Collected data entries

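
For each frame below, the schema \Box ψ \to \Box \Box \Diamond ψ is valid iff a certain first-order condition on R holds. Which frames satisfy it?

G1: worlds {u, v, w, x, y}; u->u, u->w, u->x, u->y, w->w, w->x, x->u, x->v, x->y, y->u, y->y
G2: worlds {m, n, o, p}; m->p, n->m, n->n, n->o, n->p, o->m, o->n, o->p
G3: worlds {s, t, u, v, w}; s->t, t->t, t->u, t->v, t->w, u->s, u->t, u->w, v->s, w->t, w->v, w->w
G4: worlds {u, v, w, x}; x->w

The schema corresponds to a generalized confluence (Geach) condition: \forall x \forall z (x R^2 z \to \exists w (xRw \wedge zRw)).
G1: fails — uR²v but no t with uRt and vRt.
G2: fails — nR²p but no w with nRw and pRw.
G3: fails — sR²v but no w* with sRw* and vRw*.
G4: ✓.

G4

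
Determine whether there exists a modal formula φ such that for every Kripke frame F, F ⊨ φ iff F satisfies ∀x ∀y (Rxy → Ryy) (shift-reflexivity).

Yes: it is shift-reflexivity, defined by the T□ schema □(□p → p).
Suppose □(□p→p) is valid. Take Rxy and set V(p)={w : Ryw}. Then at y, □p holds; since □(□p→p) at x, □p→p at y, so p at y, i.e. Ryy.

Yes — defined by □(□p → p)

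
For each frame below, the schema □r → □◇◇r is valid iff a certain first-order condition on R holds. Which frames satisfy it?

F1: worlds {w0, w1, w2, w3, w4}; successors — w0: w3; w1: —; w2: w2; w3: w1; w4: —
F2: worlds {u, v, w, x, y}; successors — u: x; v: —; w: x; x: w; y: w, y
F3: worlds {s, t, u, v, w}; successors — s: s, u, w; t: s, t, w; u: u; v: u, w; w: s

F2, F3

Frame correspondent (Sahlqvist): ∀x ∀z (xRz → ∃w (xRw ∧ zR²w)) — i.e. a generalized confluence (Geach) condition.
F1: fails — w0Rw3 but no w with w0Rw and w3R²w.
F2: ✓.
F3: ✓.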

### The problem
Print every line of the records exactly. Omit nothing.

### Result
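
For each frame below, the schema \Box ψ \to \Box \Box \Diamond ψ is valid iff a certain first-order condition on R holds. Which frames satisfy it?

G1: worlds {u, v, w, x, y}; u->u, u->w, u->x, u->y, w->w, w->x, x->u, x->v, x->y, y->u, y->y
G2: worlds {m, n, o, p}; m->p, n->m, n->n, n->o, n->p, o->m, o->n, o->p
G3: worlds {s, t, u, v, w}; s->t, t->t, t->u, t->v, t->w, u->s, u->t, u->w, v->s, w->t, w->v, w->w
G4: worlds {u, v, w, x}; x->w

The schema corresponds to a generalized confluence (Geach) condition: \forall x \forall z (x R^2 z \to \exists w (xRw \wedge zRw)).
G1: fails — uR²v but no t with uRt and vRt.
G2: fails — nR²p but no w with nRw and pRw.
G3: fails — sR²v but no w* with sRw* and vRw*.
G4: ✓.

G4

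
Determine whether there exists a modal formula φ such that for every Kripke frame F, F ⊨ φ iff F satisfies ∀x ∀y (Rxy → Ryy) (shift-reflexivity).

Yes: it is shift-reflexivity, defined by the T□ schema □(□p → p).
Suppose □(□p→p) is valid. Take Rxy and set V(p)={w : Ryw}. Then at y, □p holds; since □(□p→p) at x, □p→p at y, so p at y, i.e. Ryy.

Yes — defined by □(□p → p)

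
For each frame below, the schema □r → □◇◇r is valid iff a certain first-order condition on R holds. Which frames satisfy it?

F1: worlds {w0, w1, w2, w3, w4}; successors — w0: w3; w1: —; w2: w2; w3: w1; w4: —
F2: worlds {u, v, w, x, y}; successors — u: x; v: —; w: x; x: w; y: w, y
F3: worlds {s, t, u, v, w}; successors — s: s, u, w; t: s, t, w; u: u; v: u, w; w: s

F2, F3

Frame correspondent (Sahlqvist): ∀x ∀z (xRz → ∃w (xRw ∧ zR²w)) — i.e. a generalized confluence (Geach) condition.
F1: fails — w0Rw3 but no w with w0Rw and w3R²w.
F2: ✓.
F3: ✓.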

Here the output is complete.